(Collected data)

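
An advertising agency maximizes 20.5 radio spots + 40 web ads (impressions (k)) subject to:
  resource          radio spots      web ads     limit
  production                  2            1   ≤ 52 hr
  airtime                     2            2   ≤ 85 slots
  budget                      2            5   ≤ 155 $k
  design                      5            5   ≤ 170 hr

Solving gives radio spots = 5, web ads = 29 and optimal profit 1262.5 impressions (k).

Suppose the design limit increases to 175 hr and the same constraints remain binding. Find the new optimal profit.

Binding: budget and design. Non-binding: production (13 unused), airtime (17 unused).
Slack constraints have shadow price 0 (complementary slackness).
Dual feasibility on the basic columns requires 2·y_budget + 5·y_design = 20.5, 5·y_budget + 5·y_design = 40.
This yields shadow prices y_budget = 6.5, y_design = 1.5.
Δz = y_design·Δb = 1.5 × (5) = 7.5, so new z* = 1262.5 + 7.5 = 1270.

1270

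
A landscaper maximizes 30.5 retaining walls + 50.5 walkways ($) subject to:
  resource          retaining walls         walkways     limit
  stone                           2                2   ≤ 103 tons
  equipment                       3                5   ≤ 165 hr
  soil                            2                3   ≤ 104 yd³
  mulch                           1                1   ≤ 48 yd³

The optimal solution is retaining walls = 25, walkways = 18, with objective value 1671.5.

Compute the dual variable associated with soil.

1

At the optimum: stone uses 86 of 103 (slack = 17); equipment uses 165 of 165 (binding); soil uses 104 of 104 (binding); mulch uses 43 of 48 (slack = 5).
Since stone, mulch are not tight, their duals are 0.
Dual feasibility on the basic columns requires 3·y_equipment + 2·y_soil = 30.5, 5·y_equipment + 3·y_soil = 50.5.
This yields shadow prices y_equipment = 9.5, y_soil = 1.
Shadow price of soil = 1.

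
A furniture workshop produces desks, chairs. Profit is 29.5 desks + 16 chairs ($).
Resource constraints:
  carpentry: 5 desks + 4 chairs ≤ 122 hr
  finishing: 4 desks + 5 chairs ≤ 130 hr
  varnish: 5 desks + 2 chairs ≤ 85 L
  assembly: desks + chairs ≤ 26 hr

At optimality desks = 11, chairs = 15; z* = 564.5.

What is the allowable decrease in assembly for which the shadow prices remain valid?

9

Binding constraints: varnish, assembly. The basis is B = [[5,2],[1,1]] with det 3.
Per unit decrease in assembly, x* moves by d = (0.6667, -1.6667).
The basis stays optimal until chairs reaches 0; allowable decrease = 9 hr.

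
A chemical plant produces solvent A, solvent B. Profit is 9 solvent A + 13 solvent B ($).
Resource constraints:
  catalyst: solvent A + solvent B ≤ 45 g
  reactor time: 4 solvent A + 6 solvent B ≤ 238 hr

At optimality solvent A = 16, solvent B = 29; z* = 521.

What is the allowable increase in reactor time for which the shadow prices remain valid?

32

Binding constraints: catalyst, reactor time. The basis is B = [[1,1],[4,6]] with det 2.
Per unit increase in reactor time, x* moves by d = (-0.5, 0.5).
The basis stays optimal until solvent A reaches 0; allowable increase = 32 hr.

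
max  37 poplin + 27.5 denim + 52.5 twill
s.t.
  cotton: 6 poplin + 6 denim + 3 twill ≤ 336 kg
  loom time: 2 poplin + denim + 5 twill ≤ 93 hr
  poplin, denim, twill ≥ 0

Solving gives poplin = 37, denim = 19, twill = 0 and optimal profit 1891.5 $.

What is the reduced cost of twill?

-4

Both cotton and loom time are binding at x*.
From A_Bᵀ y = c: 6·y_cotton + 2·y_loom time = 37; 6·y_cotton + 1·y_loom time = 27.5.
This yields shadow prices y_cotton = 3, y_loom time = 9.5.
Reduced cost of twill: c₃ − yᵀa₃ = 52.5 − (3·3 + 9.5·5) = 52.5 − 56.5 = -4.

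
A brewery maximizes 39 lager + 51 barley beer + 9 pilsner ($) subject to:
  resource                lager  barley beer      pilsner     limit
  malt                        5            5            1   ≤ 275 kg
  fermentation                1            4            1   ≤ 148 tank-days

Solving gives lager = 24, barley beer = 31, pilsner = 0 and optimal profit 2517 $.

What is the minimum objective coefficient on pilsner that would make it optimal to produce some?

11

Both malt and fermentation are binding at x*.
Dual feasibility on the basic columns requires 5·y_malt + 1·y_fermentation = 39, 5·y_malt + 4·y_fermentation = 51.
Solving: y_malt = 7, y_fermentation = 4.
pilsner enters the basis when its profit ≥ yᵀa₃ = 7·1 + 4·1 = 11.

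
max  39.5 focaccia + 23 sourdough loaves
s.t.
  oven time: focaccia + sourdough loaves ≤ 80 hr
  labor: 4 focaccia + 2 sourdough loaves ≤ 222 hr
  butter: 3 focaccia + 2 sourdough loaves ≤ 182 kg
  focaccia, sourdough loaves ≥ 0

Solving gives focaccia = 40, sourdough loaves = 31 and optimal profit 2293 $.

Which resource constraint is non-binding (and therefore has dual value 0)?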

### [What is needed]
Set down the entries again, exactly as they stand above.

### [Worked solution]
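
An advertising agency maximizes 20.5 radio spots + 40 web ads (impressions (k)) subject to:
  resource          radio spots      web ads     limit
  production                  2            1   ≤ 52 hr
  airtime                     2            2   ≤ 85 slots
  budget                      2            5   ≤ 155 $k
  design                      5            5   ≤ 170 hr

Solving gives radio spots = 5, web ads = 29 and optimal profit 1262.5 impressions (k).

Suppose the design limit increases to 175 hr and the same constraints remain binding. Find the new optimal profit.

Binding: budget and design. Non-binding: production (13 unused), airtime (17 unused).
Slack constraints have shadow price 0 (complementary slackness).
Dual feasibility on the basic columns requires 2·y_budget + 5·y_design = 20.5, 5·y_budget + 5·y_design = 40.
This yields shadow prices y_budget = 6.5, y_design = 1.5.
Δz = y_design·Δb = 1.5 × (5) = 7.5, so new z* = 1262.5 + 7.5 = 1270.

1270

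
A landscaper maximizes 30.5 retaining walls + 50.5 walkways ($) subject to:
  resource          retaining walls         walkways     limit
  stone                           2                2   ≤ 103 tons
  equipment                       3                5   ≤ 165 hr
  soil                            2                3   ≤ 104 yd³
  mulch                           1                1   ≤ 48 yd³

The optimal solution is retaining walls = 25, walkways = 18, with objective value 1671.5.

Compute the dual variable associated with soil.

1

At the optimum: stone uses 86 of 103 (slack = 17); equipment uses 165 of 165 (binding); soil uses 104 of 104 (binding); mulch uses 43 of 48 (slack = 5).
Since stone, mulch are not tight, their duals are 0.
Dual feasibility on the basic columns requires 3·y_equipment + 2·y_soil = 30.5, 5·y_equipment + 3·y_soil = 50.5.
This yields shadow prices y_equipment = 9.5, y_soil = 1.
Shadow price of soil = 1.

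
A furniture workshop produces desks, chairs. Profit is 29.5 desks + 16 chairs ($).
Resource constraints:
  carpentry: 5 desks + 4 chairs ≤ 122 hr
  finishing: 4 desks + 5 chairs ≤ 130 hr
  varnish: 5 desks + 2 chairs ≤ 85 L
  assembly: desks + chairs ≤ 26 hr

At optimality desks = 11, chairs = 15; z* = 564.5.

What is the allowable decrease in assembly for which the shadow prices remain valid?

9

Binding constraints: varnish, assembly. The basis is B = [[5,2],[1,1]] with det 3.
Per unit decrease in assembly, x* moves by d = (0.6667, -1.6667).
The basis stays optimal until chairs reaches 0; allowable decrease = 9 hr.

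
A chemical plant produces solvent A, solvent B. Profit is 9 solvent A + 13 solvent B ($).
Resource constraints:
  catalyst: solvent A + solvent B ≤ 45 g
  reactor time: 4 solvent A + 6 solvent B ≤ 238 hr

At optimality solvent A = 16, solvent B = 29; z* = 521.

What is the allowable increase in reactor time for which the shadow prices remain valid?

32

Binding constraints: catalyst, reactor time. The basis is B = [[1,1],[4,6]] with det 2.
Per unit increase in reactor time, x* moves by d = (-0.5, 0.5).
The basis stays optimal until solvent A reaches 0; allowable increase = 32 hr.

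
max  37 poplin + 27.5 denim + 52.5 twill
s.t.
  cotton: 6 poplin + 6 denim + 3 twill ≤ 336 kg
  loom time: 2 poplin + denim + 5 twill ≤ 93 hr
  poplin, denim, twill ≥ 0

Solving gives poplin = 37, denim = 19, twill = 0 and optimal profit 1891.5 $.

What is the reduced cost of twill?

-4

Both cotton and loom time are binding at x*.
From A_Bᵀ y = c: 6·y_cotton + 2·y_loom time = 37; 6·y_cotton + 1·y_loom time = 27.5.
This yields shadow prices y_cotton = 3, y_loom time = 9.5.
Reduced cost of twill: c₃ − yᵀa₃ = 52.5 − (3·3 + 9.5·5) = 52.5 − 56.5 = -4.

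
A brewery maximizes 39 lager + 51 barley beer + 9 pilsner ($) subject to:
  resource                lager  barley beer      pilsner     limit
  malt                        5            5            1   ≤ 275 kg
  fermentation                1            4            1   ≤ 148 tank-days

Solving gives lager = 24, barley beer = 31, pilsner = 0 and optimal profit 2517 $.

What is the minimum objective coefficient on pilsner that would make it optimal to produce some?

11

Both malt and fermentation are binding at x*.
Dual feasibility on the basic columns requires 5·y_malt + 1·y_fermentation = 39, 5·y_malt + 4·y_fermentation = 51.
Solving: y_malt = 7, y_fermentation = 4.
pilsner enters the basis when its profit ≥ yᵀa₃ = 7·1 + 4·1 = 11.

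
max  39.5 focaccia + 23 sourdough loaves
s.t.
  oven time: focaccia + sourdough loaves ≤ 80 hr
  labor: 4 focaccia + 2 sourdough loaves ≤ 222 hr
  butter: 3 focaccia + 2 sourdough loaves ≤ 182 kg
  focaccia, sourdough loaves ≥ 0

Solving gives focaccia = 40, sourdough loaves = 31 and optimal profit 2293 $.

Which resource constraint is non-binding (and therefore has dual value 0)?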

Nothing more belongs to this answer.